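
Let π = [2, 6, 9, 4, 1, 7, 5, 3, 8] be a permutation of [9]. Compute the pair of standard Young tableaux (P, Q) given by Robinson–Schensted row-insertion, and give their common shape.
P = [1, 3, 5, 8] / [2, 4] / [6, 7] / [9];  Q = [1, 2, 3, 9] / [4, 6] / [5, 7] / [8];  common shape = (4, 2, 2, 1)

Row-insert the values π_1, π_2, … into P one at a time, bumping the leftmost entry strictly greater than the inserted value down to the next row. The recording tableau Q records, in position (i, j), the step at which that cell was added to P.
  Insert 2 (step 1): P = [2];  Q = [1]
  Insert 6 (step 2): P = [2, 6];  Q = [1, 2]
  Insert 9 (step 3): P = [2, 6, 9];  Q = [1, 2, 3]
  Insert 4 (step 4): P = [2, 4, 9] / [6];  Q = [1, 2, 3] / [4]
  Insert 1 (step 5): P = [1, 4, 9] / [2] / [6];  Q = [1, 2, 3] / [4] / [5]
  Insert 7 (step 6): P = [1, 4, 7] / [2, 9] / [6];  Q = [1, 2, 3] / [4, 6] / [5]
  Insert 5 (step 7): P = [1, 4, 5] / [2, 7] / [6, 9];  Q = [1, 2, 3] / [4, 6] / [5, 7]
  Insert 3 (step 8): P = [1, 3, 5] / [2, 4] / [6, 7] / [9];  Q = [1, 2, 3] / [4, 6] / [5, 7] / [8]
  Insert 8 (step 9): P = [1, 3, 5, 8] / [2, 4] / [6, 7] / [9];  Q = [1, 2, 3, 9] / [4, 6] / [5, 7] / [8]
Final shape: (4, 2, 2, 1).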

***

• _WORK INSTRUCTIONS_:
Return all the data above once more, precisely as given.

• _TASK RESULT_:
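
Let π = [2, 6, 9, 4, 1, 7, 5, 3, 8] be a permutation of [9]. Compute the pair of standard Young tableaux (P, Q) given by Robinson–Schensted row-insertion, and give their common shape.
P = [1, 3, 5, 8] / [2, 4] / [6, 7] / [9];  Q = [1, 2, 3, 9] / [4, 6] / [5, 7] / [8];  common shape = (4, 2, 2, 1)

Row-insert the values π_1, π_2, … into P one at a time, bumping the leftmost entry strictly greater than the inserted value down to the next row. The recording tableau Q records, in position (i, j), the step at which that cell was added to P.
  Insert 2 (step 1): P = [2];  Q = [1]
  Insert 6 (step 2): P = [2, 6];  Q = [1, 2]
  Insert 9 (step 3): P = [2, 6, 9];  Q = [1, 2, 3]
  Insert 4 (step 4): P = [2, 4, 9] / [6];  Q = [1, 2, 3] / [4]
  Insert 1 (step 5): P = [1, 4, 9] / [2] / [6];  Q = [1, 2, 3] / [4] / [5]
  Insert 7 (step 6): P = [1, 4, 7] / [2, 9] / [6];  Q = [1, 2, 3] / [4, 6] / [5]
  Insert 5 (step 7): P = [1, 4, 5] / [2, 7] / [6, 9];  Q = [1, 2, 3] / [4, 6] / [5, 7]
  Insert 3 (step 8): P = [1, 3, 5] / [2, 4] / [6, 7] / [9];  Q = [1, 2, 3] / [4, 6] / [5, 7] / [8]
  Insert 8 (step 9): P = [1, 3, 5, 8] / [2, 4] / [6, 7] / [9];  Q = [1, 2, 3, 9] / [4, 6] / [5, 7] / [8]
Final shape: (4, 2, 2, 1).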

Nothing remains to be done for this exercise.